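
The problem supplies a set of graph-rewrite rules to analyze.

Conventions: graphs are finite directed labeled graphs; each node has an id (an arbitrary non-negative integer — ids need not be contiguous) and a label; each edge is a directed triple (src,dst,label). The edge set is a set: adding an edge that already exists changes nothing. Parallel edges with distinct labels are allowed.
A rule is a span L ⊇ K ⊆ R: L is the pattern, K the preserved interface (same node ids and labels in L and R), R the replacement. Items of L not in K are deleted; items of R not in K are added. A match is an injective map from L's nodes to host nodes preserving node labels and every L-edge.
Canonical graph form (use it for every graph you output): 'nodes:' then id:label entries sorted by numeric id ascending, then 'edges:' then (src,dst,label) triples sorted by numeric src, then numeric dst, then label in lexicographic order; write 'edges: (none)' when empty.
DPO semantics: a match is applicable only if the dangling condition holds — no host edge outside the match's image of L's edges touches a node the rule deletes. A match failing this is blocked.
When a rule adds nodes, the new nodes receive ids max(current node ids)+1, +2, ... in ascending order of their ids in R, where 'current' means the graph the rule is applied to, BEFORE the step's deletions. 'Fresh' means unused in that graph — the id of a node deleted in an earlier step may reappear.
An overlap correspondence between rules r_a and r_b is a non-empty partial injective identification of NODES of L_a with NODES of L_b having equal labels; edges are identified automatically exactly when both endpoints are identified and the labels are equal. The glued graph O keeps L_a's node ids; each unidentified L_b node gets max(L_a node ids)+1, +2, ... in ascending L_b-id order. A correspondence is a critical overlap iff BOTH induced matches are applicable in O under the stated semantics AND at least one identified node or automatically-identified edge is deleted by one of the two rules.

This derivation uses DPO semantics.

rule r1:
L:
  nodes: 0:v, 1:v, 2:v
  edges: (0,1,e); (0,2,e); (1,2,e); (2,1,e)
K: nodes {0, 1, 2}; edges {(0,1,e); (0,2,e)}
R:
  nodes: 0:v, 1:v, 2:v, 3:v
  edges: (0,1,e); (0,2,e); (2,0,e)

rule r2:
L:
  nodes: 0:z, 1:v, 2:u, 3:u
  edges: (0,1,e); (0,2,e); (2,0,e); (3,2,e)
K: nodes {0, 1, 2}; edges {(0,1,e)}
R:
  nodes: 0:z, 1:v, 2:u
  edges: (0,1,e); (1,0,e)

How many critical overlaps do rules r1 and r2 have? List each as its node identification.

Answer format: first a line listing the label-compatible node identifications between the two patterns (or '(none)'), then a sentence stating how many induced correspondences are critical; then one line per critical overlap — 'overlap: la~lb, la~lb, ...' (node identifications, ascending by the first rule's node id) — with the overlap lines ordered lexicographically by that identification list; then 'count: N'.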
-.-.-
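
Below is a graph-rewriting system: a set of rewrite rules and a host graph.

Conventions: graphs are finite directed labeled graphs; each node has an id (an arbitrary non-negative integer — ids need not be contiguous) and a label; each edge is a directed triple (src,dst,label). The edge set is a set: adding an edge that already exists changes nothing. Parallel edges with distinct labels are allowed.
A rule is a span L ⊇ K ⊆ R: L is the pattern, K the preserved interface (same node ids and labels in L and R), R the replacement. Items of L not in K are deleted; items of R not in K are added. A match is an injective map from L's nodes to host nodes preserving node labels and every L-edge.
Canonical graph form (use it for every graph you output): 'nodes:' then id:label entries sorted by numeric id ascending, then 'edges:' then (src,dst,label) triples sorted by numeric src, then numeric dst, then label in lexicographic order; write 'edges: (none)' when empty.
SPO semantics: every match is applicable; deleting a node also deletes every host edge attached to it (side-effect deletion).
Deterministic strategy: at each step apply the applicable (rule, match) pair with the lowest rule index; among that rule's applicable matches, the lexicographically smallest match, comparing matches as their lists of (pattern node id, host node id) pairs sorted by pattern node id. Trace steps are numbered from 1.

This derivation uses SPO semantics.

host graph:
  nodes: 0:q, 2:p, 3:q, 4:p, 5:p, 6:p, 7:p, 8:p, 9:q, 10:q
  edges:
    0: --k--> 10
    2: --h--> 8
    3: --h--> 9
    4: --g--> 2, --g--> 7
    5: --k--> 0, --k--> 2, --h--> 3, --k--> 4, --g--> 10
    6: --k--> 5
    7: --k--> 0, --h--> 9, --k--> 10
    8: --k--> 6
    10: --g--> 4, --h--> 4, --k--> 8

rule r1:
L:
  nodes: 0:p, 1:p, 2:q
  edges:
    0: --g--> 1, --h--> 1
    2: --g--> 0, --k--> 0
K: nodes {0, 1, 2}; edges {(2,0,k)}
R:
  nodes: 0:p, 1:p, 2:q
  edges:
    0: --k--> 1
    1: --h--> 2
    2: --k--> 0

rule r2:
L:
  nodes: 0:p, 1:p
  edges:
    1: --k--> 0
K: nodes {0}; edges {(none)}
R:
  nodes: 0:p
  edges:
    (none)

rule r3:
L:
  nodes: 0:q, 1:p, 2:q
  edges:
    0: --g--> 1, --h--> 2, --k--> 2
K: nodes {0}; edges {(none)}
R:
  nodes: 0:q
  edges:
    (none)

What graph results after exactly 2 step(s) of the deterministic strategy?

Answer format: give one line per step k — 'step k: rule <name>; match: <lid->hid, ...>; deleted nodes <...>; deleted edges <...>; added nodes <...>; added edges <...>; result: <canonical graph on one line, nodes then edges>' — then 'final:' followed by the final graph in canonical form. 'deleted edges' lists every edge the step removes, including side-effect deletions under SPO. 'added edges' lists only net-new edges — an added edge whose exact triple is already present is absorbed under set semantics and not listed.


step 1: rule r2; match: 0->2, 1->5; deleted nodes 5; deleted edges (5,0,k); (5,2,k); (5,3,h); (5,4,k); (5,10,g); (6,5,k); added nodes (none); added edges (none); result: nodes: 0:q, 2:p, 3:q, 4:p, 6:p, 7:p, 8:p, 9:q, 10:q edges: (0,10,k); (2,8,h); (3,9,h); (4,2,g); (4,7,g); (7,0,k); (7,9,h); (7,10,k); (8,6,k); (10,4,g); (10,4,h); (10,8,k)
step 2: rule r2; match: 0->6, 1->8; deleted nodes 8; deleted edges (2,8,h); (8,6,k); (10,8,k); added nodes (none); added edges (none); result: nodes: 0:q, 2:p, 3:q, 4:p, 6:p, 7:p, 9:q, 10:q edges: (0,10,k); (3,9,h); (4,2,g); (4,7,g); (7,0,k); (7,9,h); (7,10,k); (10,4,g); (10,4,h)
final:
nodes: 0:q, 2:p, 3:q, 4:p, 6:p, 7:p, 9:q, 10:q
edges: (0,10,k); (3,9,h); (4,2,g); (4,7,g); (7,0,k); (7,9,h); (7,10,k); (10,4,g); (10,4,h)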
-.-.-
▶ **EXERCISE GOAL**
Give back precisely the lines above that start at the line containing "5: --k--> 0, --k--> 2, --h-->" and end at the line containing "What graph results", inclusive. No other lines belong in the output.

▶ **RESULT**
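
    5: --k--> 0, --k--> 2, --h--> 3, --k--> 4, --g--> 10
    6: --k--> 5
    7: --k--> 0, --h--> 9, --k--> 10
    8: --k--> 6
    10: --g--> 4, --h--> 4, --k--> 8

rule r1:
L:
  nodes: 0:p, 1:p, 2:q
  edges:
    0: --g--> 1, --h--> 1
    2: --g--> 0, --k--> 0
K: nodes {0, 1, 2}; edges {(2,0,k)}
R:
  nodes: 0:p, 1:p, 2:q
  edges:
    0: --k--> 1
    1: --h--> 2
    2: --k--> 0

rule r2:
L:
  nodes: 0:p, 1:p
  edges:
    1: --k--> 0
K: nodes {0}; edges {(none)}
R:
  nodes: 0:p
  edges:
    (none)

rule r3:
L:
  nodes: 0:q, 1:p, 2:q
  edges:
    0: --g--> 1, --h--> 2, --k--> 2
K: nodes {0}; edges {(none)}
R:
  nodes: 0:q
  edges:
    (none)

What graph results after exactly 2 step(s) of the deterministic strategy?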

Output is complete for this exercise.